Work item:
The answer should be each line from the entries below that has the word "False" in it.

Records shown:
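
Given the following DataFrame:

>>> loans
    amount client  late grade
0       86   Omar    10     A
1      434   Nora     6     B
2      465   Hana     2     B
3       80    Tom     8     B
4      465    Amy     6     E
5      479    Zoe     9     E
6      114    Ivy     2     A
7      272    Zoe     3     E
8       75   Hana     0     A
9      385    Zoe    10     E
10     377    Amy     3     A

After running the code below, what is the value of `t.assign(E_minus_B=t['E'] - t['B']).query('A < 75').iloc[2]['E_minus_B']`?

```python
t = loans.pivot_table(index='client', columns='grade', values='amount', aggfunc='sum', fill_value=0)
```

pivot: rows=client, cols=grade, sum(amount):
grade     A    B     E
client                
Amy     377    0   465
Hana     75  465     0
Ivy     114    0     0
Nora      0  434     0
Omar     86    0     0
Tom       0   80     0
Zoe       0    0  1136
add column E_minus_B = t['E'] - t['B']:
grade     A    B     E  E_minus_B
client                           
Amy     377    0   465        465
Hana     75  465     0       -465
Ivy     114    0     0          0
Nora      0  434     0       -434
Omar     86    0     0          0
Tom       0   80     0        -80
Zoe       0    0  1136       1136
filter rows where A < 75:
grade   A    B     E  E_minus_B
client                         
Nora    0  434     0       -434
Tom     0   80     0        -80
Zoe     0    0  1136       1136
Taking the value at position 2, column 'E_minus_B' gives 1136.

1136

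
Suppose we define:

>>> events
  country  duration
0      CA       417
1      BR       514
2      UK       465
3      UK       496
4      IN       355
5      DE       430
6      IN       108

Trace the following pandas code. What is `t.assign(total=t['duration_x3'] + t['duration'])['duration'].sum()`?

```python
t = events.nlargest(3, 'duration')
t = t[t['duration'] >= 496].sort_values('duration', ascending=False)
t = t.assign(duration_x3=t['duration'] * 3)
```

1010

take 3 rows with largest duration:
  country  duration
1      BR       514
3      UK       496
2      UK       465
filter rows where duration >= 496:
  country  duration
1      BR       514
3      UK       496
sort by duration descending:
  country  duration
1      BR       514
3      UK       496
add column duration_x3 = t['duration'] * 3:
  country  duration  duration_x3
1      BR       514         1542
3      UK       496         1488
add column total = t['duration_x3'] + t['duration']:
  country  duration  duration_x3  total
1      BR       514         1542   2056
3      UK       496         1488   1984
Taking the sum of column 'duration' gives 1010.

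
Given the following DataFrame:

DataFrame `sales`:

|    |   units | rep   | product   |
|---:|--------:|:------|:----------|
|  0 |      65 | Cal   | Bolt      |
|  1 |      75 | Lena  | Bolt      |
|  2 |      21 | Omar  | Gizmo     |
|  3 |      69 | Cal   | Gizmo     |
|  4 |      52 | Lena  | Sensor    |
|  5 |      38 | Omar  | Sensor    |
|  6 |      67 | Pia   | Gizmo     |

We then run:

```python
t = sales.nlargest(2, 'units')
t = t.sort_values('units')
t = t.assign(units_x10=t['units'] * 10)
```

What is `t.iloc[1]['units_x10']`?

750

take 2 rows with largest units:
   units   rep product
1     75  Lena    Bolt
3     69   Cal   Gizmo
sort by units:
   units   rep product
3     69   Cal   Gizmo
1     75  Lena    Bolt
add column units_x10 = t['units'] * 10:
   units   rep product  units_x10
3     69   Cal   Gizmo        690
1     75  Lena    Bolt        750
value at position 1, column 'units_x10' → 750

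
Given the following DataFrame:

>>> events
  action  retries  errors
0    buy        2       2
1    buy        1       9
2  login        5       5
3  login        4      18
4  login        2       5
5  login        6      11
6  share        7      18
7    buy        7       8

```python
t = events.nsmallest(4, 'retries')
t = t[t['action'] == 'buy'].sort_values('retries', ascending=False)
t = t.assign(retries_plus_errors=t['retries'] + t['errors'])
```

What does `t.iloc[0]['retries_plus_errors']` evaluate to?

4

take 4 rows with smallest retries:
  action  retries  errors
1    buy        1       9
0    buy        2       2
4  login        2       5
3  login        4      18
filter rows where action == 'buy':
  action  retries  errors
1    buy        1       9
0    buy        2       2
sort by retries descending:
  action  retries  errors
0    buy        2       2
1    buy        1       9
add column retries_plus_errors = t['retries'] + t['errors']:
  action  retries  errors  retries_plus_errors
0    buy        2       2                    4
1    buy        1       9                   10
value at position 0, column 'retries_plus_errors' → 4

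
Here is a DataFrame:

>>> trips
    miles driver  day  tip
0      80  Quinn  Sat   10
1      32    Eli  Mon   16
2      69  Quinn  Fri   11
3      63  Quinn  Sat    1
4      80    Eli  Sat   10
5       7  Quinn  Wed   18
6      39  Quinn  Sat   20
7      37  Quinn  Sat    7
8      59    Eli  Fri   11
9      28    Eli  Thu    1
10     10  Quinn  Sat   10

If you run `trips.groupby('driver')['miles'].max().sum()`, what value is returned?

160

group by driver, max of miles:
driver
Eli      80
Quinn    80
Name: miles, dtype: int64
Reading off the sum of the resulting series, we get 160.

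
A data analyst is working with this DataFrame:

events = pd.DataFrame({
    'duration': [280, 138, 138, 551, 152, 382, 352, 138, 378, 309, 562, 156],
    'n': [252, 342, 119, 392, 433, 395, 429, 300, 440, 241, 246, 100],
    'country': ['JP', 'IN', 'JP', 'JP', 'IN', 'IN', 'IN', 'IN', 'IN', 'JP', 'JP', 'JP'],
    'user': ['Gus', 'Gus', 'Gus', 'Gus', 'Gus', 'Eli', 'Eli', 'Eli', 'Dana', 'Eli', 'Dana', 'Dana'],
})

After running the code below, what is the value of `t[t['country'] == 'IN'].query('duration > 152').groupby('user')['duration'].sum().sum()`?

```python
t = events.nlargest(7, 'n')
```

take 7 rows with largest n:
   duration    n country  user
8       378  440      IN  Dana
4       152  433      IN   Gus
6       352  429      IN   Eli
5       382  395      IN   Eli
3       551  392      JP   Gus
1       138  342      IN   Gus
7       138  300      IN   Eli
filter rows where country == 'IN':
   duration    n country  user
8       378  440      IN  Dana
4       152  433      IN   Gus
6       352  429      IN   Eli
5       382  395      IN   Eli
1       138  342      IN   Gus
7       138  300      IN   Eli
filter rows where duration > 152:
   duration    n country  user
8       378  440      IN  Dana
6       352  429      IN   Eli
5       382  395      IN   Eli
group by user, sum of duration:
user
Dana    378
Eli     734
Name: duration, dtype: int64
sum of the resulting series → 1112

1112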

Answer for the task:
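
t = t[t['duration'] >= 496].sort_values('duration', ascending=False)
t = t[t['action'] == 'buy'].sort_values('retries', ascending=False)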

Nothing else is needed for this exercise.